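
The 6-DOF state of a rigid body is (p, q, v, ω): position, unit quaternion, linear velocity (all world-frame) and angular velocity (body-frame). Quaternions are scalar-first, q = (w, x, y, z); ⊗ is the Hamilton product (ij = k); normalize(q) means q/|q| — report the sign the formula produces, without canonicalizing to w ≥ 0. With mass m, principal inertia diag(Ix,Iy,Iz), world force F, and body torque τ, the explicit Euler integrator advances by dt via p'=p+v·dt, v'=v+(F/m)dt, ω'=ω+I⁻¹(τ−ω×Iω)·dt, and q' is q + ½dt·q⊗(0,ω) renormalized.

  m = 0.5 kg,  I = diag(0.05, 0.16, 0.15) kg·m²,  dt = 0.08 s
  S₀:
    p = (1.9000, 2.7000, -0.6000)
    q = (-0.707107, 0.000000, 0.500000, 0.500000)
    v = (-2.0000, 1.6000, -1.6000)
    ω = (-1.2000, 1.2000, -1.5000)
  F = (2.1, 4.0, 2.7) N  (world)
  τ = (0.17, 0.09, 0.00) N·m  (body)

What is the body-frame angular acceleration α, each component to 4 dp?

gyro term ω×Iω = (0.0180, -0.1800, -0.1584)
angular accel α = (3.0400, 1.6875, 1.0560)

α = (3.0400, 1.6875, 1.0560)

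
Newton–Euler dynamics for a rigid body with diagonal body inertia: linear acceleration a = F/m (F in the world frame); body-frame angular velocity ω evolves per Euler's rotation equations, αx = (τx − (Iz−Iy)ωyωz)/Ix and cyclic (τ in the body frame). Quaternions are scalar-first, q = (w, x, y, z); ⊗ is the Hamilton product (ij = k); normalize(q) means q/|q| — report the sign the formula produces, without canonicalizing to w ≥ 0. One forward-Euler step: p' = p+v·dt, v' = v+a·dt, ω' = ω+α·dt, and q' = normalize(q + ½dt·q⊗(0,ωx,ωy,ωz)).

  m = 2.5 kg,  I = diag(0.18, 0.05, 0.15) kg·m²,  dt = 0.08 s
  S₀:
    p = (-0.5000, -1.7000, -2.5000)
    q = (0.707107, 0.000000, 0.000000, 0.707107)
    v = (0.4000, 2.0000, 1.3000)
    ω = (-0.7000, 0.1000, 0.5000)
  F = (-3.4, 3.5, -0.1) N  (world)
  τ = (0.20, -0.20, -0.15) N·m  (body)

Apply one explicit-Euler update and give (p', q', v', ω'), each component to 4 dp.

p' = (-0.4680, -1.5400, -2.3960)
q' = (0.6925, -0.0226, -0.0170, 0.7208)
v' = (0.2912, 2.1120, 1.2968)
ω' = (-0.6133, -0.2032, 0.4151)

p' = p + v·dt = (-0.4680, -1.5400, -2.3960)
v' = v + a·dt = (0.2912, 2.1120, 1.2968)
angular accel α = (1.0833, -3.7900, -1.0607)
new body rate ω' = (-0.6133, -0.2032, 0.4151)
Hamilton product q⊗(0,ω) = (-0.3535535, -0.5656856, -0.4242642, 0.3535535)
updated quaternion q' = (0.6925, -0.0226, -0.0170, 0.7208)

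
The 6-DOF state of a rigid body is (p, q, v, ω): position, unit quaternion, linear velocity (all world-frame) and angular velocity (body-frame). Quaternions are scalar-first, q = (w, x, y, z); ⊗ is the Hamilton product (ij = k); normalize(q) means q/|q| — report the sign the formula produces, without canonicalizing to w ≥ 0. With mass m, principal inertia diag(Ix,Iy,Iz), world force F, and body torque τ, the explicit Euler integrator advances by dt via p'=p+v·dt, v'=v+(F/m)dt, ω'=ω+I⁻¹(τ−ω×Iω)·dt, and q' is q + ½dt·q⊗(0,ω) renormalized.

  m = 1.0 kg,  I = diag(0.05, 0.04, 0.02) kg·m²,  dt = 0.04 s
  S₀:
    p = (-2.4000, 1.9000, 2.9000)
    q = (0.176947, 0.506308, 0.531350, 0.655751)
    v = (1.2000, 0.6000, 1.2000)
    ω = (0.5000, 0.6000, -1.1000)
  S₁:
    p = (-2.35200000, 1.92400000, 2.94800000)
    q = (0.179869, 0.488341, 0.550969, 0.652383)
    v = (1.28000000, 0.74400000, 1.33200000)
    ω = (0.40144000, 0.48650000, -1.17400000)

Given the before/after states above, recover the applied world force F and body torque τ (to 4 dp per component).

v₁ − v₀ = (0.08000000, 0.14400000, 0.13200000)
F = m·Δv/dt = (2.0000, 3.6000, 3.3000)
Δω = ω₁−ω₀ = (-0.09856000, -0.11350000, -0.07400000)
I·α + gyro = (-0.1100, -0.1300, -0.0400)

F = (2.0000, 3.6000, 3.3000)
τ = (-0.1100, -0.1300, -0.0400)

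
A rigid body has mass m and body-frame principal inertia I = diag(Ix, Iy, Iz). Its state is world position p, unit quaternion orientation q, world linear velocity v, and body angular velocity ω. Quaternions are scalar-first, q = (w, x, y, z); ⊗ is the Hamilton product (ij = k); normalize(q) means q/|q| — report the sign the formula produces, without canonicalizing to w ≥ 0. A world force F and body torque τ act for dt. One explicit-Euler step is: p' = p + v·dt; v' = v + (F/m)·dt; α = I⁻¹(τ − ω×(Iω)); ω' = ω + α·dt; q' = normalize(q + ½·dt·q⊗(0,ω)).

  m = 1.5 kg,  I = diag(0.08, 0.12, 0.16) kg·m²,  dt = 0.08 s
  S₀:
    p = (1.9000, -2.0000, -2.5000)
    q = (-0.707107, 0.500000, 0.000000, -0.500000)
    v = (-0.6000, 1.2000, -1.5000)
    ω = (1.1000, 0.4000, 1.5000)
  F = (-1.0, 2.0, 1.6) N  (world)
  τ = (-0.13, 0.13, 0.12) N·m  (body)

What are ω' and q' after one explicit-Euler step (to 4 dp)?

ω×(Iω) gyroscopic = (0.0240, -0.1320, 0.0176)
angular accel α = (-1.9250, 2.1833, 0.6400)
new body rate ω' = (0.9460, 0.5747, 1.5512)
Hamilton product q⊗(0,ω) = (0.2000000, -0.5778177, -1.5828428, -0.8606605)
updated quaternion q' = (-0.6971, 0.4755, -0.0631, -0.5329)

ω' = (0.9460, 0.5747, 1.5512)
q' = (-0.6971, 0.4755, -0.0631, -0.5329)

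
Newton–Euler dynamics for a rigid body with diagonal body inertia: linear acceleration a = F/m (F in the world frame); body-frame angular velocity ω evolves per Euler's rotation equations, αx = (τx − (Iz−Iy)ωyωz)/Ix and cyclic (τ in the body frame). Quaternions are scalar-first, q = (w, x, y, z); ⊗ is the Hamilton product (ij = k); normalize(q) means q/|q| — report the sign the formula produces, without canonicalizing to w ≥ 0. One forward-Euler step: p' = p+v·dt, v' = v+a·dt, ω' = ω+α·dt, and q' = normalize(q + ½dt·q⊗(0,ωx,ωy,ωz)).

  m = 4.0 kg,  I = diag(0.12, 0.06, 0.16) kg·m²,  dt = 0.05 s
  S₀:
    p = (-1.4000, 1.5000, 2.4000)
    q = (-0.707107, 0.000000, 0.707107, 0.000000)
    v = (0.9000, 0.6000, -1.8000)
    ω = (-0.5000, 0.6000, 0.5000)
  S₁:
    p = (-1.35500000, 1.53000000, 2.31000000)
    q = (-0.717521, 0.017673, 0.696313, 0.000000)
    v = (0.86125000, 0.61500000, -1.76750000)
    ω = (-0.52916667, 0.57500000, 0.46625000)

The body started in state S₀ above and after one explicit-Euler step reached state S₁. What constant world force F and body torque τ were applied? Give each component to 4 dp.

Δv = v₁−v₀ = (-0.03875000, 0.01500000, 0.03250000)
applied force F = (-3.1000, 1.2000, 2.6000)
rate change Δω = (-0.02916667, -0.02500000, -0.03375000)
applied torque τ = (-0.0400, -0.0200, -0.0900)

F = (-3.1000, 1.2000, 2.6000)
τ = (-0.0400, -0.0200, -0.0900)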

========

From the very first line of the records down to the line with "τ = (0.20, -0.20, -0.15)", please write out each line exactly, including both ends and no other lines.

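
The 6-DOF state of a rigid body is (p, q, v, ω): position, unit quaternion, linear velocity (all world-frame) and angular velocity (body-frame). Quaternions are scalar-first, q = (w, x, y, z); ⊗ is the Hamilton product (ij = k); normalize(q) means q/|q| — report the sign the formula produces, without canonicalizing to w ≥ 0. With mass m, principal inertia diag(Ix,Iy,Iz), world force F, and body torque τ, the explicit Euler integrator advances by dt via p'=p+v·dt, v'=v+(F/m)dt, ω'=ω+I⁻¹(τ−ω×Iω)·dt, and q' is q + ½dt·q⊗(0,ω) renormalized.

  m = 0.5 kg,  I = diag(0.05, 0.16, 0.15) kg·m²,  dt = 0.08 s
  S₀:
    p = (1.9000, 2.7000, -0.6000)
    q = (-0.707107, 0.000000, 0.500000, 0.500000)
    v = (-2.0000, 1.6000, -1.6000)
    ω = (-1.2000, 1.2000, -1.5000)
  F = (2.1, 4.0, 2.7) N  (world)
  τ = (0.17, 0.09, 0.00) N·m  (body)

What is the body-frame angular acceleration α, each component to 4 dp?

gyro term ω×Iω = (0.0180, -0.1800, -0.1584)
angular accel α = (3.0400, 1.6875, 1.0560)

α = (3.0400, 1.6875, 1.0560)

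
Newton–Euler dynamics for a rigid body with diagonal body inertia: linear acceleration a = F/m (F in the world frame); body-frame angular velocity ω evolves per Euler's rotation equations, αx = (τx − (Iz−Iy)ωyωz)/Ix and cyclic (τ in the body frame). Quaternions are scalar-first, q = (w, x, y, z); ⊗ is the Hamilton product (ij = k); normalize(q) means q/|q| — report the sign the formula produces, without canonicalizing to w ≥ 0. One forward-Euler step: p' = p+v·dt, v' = v+a·dt, ω' = ω+α·dt, and q' = normalize(q + ½dt·q⊗(0,ωx,ωy,ωz)).

  m = 2.5 kg,  I = diag(0.18, 0.05, 0.15) kg·m²,  dt = 0.08 s
  S₀:
    p = (-0.5000, -1.7000, -2.5000)
    q = (0.707107, 0.000000, 0.000000, 0.707107)
    v = (0.4000, 2.0000, 1.3000)
    ω = (-0.7000, 0.1000, 0.5000)
  F = (-3.4, 3.5, -0.1) N  (world)
  τ = (0.20, -0.20, -0.15) N·m  (body)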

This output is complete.